* [WORK REQUIRED]
Please write out every entry below, word for word.

=======

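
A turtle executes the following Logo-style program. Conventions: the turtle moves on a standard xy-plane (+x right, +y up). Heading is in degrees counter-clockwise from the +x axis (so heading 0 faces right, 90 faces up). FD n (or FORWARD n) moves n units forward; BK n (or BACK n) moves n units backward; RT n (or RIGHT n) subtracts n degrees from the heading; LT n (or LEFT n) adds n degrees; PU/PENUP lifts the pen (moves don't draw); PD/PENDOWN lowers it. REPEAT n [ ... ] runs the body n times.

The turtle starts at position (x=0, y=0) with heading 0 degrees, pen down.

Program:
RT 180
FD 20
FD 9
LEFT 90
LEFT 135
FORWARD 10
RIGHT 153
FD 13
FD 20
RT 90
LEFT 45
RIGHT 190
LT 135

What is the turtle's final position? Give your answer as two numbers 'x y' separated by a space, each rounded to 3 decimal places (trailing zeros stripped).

Executing turtle program step by step:
Start: pos=(0,0), heading=0, pen down
RT 180: heading 0 -> 180
FD 20: (0,0) -> (-20,0) [heading=180, draw]
FD 9: (-20,0) -> (-29,0) [heading=180, draw]
LT 90: heading 180 -> 270
LT 135: heading 270 -> 45
FD 10: (-29,0) -> (-21.929,7.071) [heading=45, draw]
RT 153: heading 45 -> 252
FD 13: (-21.929,7.071) -> (-25.946,-5.293) [heading=252, draw]
FD 20: (-25.946,-5.293) -> (-32.126,-24.314) [heading=252, draw]
RT 90: heading 252 -> 162
LT 45: heading 162 -> 207
RT 190: heading 207 -> 17
LT 135: heading 17 -> 152
Final: pos=(-32.126,-24.314), heading=152, 5 segment(s) drawn

Answer: -32.126 -24.314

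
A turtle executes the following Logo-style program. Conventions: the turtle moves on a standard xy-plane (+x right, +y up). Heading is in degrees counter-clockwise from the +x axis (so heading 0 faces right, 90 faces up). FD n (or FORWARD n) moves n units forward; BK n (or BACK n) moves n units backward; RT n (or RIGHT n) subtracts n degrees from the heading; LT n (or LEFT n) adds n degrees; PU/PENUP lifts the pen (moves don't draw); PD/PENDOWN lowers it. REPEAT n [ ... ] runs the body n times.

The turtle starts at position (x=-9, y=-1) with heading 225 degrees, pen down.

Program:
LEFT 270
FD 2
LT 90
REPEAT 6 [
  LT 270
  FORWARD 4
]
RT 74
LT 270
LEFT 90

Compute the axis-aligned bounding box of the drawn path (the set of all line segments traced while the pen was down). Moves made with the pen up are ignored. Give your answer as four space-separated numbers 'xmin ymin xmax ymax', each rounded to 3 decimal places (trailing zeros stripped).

Executing turtle program step by step:
Start: pos=(-9,-1), heading=225, pen down
LT 270: heading 225 -> 135
FD 2: (-9,-1) -> (-10.414,0.414) [heading=135, draw]
LT 90: heading 135 -> 225
REPEAT 6 [
  -- iteration 1/6 --
  LT 270: heading 225 -> 135
  FD 4: (-10.414,0.414) -> (-13.243,3.243) [heading=135, draw]
  -- iteration 2/6 --
  LT 270: heading 135 -> 45
  FD 4: (-13.243,3.243) -> (-10.414,6.071) [heading=45, draw]
  -- iteration 3/6 --
  LT 270: heading 45 -> 315
  FD 4: (-10.414,6.071) -> (-7.586,3.243) [heading=315, draw]
  -- iteration 4/6 --
  LT 270: heading 315 -> 225
  FD 4: (-7.586,3.243) -> (-10.414,0.414) [heading=225, draw]
  -- iteration 5/6 --
  LT 270: heading 225 -> 135
  FD 4: (-10.414,0.414) -> (-13.243,3.243) [heading=135, draw]
  -- iteration 6/6 --
  LT 270: heading 135 -> 45
  FD 4: (-13.243,3.243) -> (-10.414,6.071) [heading=45, draw]
]
RT 74: heading 45 -> 331
LT 270: heading 331 -> 241
LT 90: heading 241 -> 331
Final: pos=(-10.414,6.071), heading=331, 7 segment(s) drawn

Segment endpoints: x in {-13.243, -10.414, -10.414, -10.414, -10.414, -9, -7.586}, y in {-1, 0.414, 0.414, 3.243, 3.243, 3.243, 6.071, 6.071}
xmin=-13.243, ymin=-1, xmax=-7.586, ymax=6.071

Answer: -13.243 -1 -7.586 6.071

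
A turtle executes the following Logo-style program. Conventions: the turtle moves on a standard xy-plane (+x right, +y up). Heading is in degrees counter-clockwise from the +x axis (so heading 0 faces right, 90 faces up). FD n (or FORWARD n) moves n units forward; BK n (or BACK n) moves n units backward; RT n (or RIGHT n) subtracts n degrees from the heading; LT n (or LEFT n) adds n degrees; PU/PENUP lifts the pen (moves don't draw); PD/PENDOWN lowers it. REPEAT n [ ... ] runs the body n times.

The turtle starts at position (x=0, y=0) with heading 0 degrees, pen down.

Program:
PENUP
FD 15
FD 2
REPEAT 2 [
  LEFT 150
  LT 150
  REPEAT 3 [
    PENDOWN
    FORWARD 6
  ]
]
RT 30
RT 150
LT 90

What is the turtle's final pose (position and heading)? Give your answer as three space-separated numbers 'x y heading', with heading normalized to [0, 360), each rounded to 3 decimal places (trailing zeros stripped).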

=======

* [FINAL ANSWER]
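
A turtle executes the following Logo-style program. Conventions: the turtle moves on a standard xy-plane (+x right, +y up). Heading is in degrees counter-clockwise from the +x axis (so heading 0 faces right, 90 faces up). FD n (or FORWARD n) moves n units forward; BK n (or BACK n) moves n units backward; RT n (or RIGHT n) subtracts n degrees from the heading; LT n (or LEFT n) adds n degrees; PU/PENUP lifts the pen (moves don't draw); PD/PENDOWN lowers it. REPEAT n [ ... ] runs the body n times.

The turtle starts at position (x=0, y=0) with heading 0 degrees, pen down.

Program:
RT 180
FD 20
FD 9
LEFT 90
LEFT 135
FORWARD 10
RIGHT 153
FD 13
FD 20
RT 90
LEFT 45
RIGHT 190
LT 135

What is the turtle's final position? Give your answer as two numbers 'x y' separated by a space, each rounded to 3 decimal places (trailing zeros stripped).

Executing turtle program step by step:
Start: pos=(0,0), heading=0, pen down
RT 180: heading 0 -> 180
FD 20: (0,0) -> (-20,0) [heading=180, draw]
FD 9: (-20,0) -> (-29,0) [heading=180, draw]
LT 90: heading 180 -> 270
LT 135: heading 270 -> 45
FD 10: (-29,0) -> (-21.929,7.071) [heading=45, draw]
RT 153: heading 45 -> 252
FD 13: (-21.929,7.071) -> (-25.946,-5.293) [heading=252, draw]
FD 20: (-25.946,-5.293) -> (-32.126,-24.314) [heading=252, draw]
RT 90: heading 252 -> 162
LT 45: heading 162 -> 207
RT 190: heading 207 -> 17
LT 135: heading 17 -> 152
Final: pos=(-32.126,-24.314), heading=152, 5 segment(s) drawn

Answer: -32.126 -24.314

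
A turtle executes the following Logo-style program. Conventions: the turtle moves on a standard xy-plane (+x right, +y up). Heading is in degrees counter-clockwise from the +x axis (so heading 0 faces right, 90 faces up). FD n (or FORWARD n) moves n units forward; BK n (or BACK n) moves n units backward; RT n (or RIGHT n) subtracts n degrees from the heading; LT n (or LEFT n) adds n degrees; PU/PENUP lifts the pen (moves don't draw); PD/PENDOWN lowers it. REPEAT n [ ... ] runs the body n times.

The turtle starts at position (x=-9, y=-1) with heading 225 degrees, pen down.

Program:
LEFT 270
FD 2
LT 90
REPEAT 6 [
  LT 270
  FORWARD 4
]
RT 74
LT 270
LEFT 90

Compute the axis-aligned bounding box of the drawn path (the set of all line segments traced while the pen was down). Moves made with the pen up are ignored. Give your answer as four space-separated numbers 'xmin ymin xmax ymax', each rounded to 3 decimal places (trailing zeros stripped).

Executing turtle program step by step:
Start: pos=(-9,-1), heading=225, pen down
LT 270: heading 225 -> 135
FD 2: (-9,-1) -> (-10.414,0.414) [heading=135, draw]
LT 90: heading 135 -> 225
REPEAT 6 [
  -- iteration 1/6 --
  LT 270: heading 225 -> 135
  FD 4: (-10.414,0.414) -> (-13.243,3.243) [heading=135, draw]
  -- iteration 2/6 --
  LT 270: heading 135 -> 45
  FD 4: (-13.243,3.243) -> (-10.414,6.071) [heading=45, draw]
  -- iteration 3/6 --
  LT 270: heading 45 -> 315
  FD 4: (-10.414,6.071) -> (-7.586,3.243) [heading=315, draw]
  -- iteration 4/6 --
  LT 270: heading 315 -> 225
  FD 4: (-7.586,3.243) -> (-10.414,0.414) [heading=225, draw]
  -- iteration 5/6 --
  LT 270: heading 225 -> 135
  FD 4: (-10.414,0.414) -> (-13.243,3.243) [heading=135, draw]
  -- iteration 6/6 --
  LT 270: heading 135 -> 45
  FD 4: (-13.243,3.243) -> (-10.414,6.071) [heading=45, draw]
]
RT 74: heading 45 -> 331
LT 270: heading 331 -> 241
LT 90: heading 241 -> 331
Final: pos=(-10.414,6.071), heading=331, 7 segment(s) drawn

Segment endpoints: x in {-13.243, -10.414, -10.414, -10.414, -10.414, -9, -7.586}, y in {-1, 0.414, 0.414, 3.243, 3.243, 3.243, 6.071, 6.071}
xmin=-13.243, ymin=-1, xmax=-7.586, ymax=6.071

Answer: -13.243 -1 -7.586 6.071

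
A turtle executes the following Logo-style program. Conventions: the turtle moves on a standard xy-plane (+x right, +y up). Heading is in degrees counter-clockwise from the +x axis (so heading 0 faces right, 90 faces up). FD n (or FORWARD n) moves n units forward; BK n (or BACK n) moves n units backward; RT n (or RIGHT n) subtracts n degrees from the heading; LT n (or LEFT n) adds n degrees; PU/PENUP lifts the pen (moves don't draw); PD/PENDOWN lowers it. REPEAT n [ ... ] runs the body n times.

The turtle starts at position (x=0, y=0) with heading 0 degrees, pen down.

Program:
PENUP
FD 15
FD 2
REPEAT 2 [
  LEFT 150
  LT 150
  REPEAT 3 [
    PENDOWN
    FORWARD 6
  ]
]
RT 30
RT 150
LT 90

What is the turtle's final pose (position and heading)? Give your answer as three space-separated numbers 'x y heading', with heading normalized to [0, 360), each rounded to 3 decimal places (trailing zeros stripped).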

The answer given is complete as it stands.